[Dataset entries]
----------------

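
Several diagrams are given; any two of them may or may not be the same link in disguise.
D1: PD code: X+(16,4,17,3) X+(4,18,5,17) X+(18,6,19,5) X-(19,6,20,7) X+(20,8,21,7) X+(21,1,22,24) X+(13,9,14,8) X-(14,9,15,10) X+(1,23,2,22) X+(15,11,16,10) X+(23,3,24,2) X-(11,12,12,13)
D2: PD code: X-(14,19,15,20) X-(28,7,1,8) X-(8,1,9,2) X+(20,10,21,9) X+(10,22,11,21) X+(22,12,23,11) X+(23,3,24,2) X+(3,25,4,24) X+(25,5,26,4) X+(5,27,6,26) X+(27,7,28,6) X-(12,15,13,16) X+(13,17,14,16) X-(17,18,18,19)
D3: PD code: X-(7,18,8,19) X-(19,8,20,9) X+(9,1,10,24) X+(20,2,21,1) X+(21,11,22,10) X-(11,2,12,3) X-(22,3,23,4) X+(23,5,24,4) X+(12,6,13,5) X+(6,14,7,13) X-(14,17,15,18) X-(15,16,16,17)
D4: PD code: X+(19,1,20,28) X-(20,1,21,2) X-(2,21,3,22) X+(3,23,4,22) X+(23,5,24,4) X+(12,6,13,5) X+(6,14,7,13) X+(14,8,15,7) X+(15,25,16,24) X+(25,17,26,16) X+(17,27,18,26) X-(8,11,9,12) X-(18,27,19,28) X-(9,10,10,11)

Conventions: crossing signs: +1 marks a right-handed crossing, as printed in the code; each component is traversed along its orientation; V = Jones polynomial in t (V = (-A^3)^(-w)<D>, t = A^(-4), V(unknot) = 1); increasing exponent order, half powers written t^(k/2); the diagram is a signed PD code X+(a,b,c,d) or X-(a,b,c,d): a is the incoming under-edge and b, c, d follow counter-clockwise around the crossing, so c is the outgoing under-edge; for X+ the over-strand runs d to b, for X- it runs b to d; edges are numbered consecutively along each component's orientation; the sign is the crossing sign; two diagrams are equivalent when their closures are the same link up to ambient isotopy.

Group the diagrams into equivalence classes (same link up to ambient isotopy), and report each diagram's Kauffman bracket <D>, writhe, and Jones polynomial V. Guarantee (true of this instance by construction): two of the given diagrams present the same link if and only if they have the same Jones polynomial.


grouping into links: {D1, D2, D4} | {D3}
V(D1) = t^2 + 2t^4 - 2t^5 + t^6 - 2t^7 + t^8  (w +6, c 12, <D> = A^-14 - 2A^-10 + A^-6 - 2A^-2 + 2A^2 + A^10)
V(D2) = t^2 + 2t^4 - 2t^5 + t^6 - 2t^7 + t^8  (w +4, c 14, <D> = A^-20 - 2A^-16 + A^-12 - 2A^-8 + 2A^-4 + A^4)
D3 (bracket 1; 12 crossings at w = 0): V = 1
V(D4) = t^2 + 2t^4 - 2t^5 + t^6 - 2t^7 + t^8  (w +4, c 14, <D> = A^-20 - 2A^-16 + A^-12 - 2A^-8 + 2A^-4 + A^4)
why: 2 values of V(t) split the 4 diagrams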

----------------

The required output is the entries from their opening line through the line holding "D1: PD code: X+(16,4,17,3)", repeated exactly, with both end lines kept.

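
Several diagrams are given; any two of them may or may not be the same link in disguise.
D1: PD code: X+(16,4,17,3) X+(4,18,5,17) X+(18,6,19,5) X-(19,6,20,7) X+(20,8,21,7) X+(21,1,22,24) X+(13,9,14,8) X-(14,9,15,10) X+(1,23,2,22) X+(15,11,16,10) X+(23,3,24,2) X-(11,12,12,13)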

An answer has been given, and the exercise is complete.